Exercise details: Give the number of lines below that contain the word "face", and nothing else.

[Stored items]

--*--

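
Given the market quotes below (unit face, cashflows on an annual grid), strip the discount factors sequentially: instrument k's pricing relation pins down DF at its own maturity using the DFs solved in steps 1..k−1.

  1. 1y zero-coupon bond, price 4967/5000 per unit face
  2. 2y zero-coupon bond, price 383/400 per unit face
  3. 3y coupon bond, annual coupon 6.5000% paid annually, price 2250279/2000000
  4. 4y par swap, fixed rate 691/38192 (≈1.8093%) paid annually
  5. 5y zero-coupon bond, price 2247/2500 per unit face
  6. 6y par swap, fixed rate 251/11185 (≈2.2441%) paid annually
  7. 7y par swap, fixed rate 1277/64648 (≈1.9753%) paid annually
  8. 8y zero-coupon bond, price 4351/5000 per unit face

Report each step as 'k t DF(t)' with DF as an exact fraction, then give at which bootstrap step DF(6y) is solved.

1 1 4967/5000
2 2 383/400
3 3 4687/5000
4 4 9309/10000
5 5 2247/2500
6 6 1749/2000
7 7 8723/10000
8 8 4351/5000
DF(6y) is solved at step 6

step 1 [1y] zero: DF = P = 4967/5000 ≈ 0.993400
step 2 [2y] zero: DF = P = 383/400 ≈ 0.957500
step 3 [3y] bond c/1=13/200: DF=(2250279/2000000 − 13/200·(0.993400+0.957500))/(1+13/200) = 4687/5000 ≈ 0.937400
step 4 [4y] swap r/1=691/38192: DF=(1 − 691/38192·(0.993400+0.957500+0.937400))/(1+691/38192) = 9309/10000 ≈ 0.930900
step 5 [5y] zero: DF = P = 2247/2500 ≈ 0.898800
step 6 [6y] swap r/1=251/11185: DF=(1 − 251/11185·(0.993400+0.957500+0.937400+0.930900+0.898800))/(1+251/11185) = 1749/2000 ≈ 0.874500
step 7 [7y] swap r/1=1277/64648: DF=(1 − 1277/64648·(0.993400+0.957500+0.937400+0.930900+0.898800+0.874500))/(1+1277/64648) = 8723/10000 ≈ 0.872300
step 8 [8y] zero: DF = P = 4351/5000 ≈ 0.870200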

--*--

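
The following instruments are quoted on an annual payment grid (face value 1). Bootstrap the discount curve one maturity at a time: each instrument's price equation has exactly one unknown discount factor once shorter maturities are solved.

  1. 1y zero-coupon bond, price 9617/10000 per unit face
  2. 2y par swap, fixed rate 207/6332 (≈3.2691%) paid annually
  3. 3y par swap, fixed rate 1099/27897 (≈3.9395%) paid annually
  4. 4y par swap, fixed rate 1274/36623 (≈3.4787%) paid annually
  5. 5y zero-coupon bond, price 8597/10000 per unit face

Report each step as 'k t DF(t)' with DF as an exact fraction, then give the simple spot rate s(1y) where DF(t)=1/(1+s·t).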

--*--

Exercise solution: 8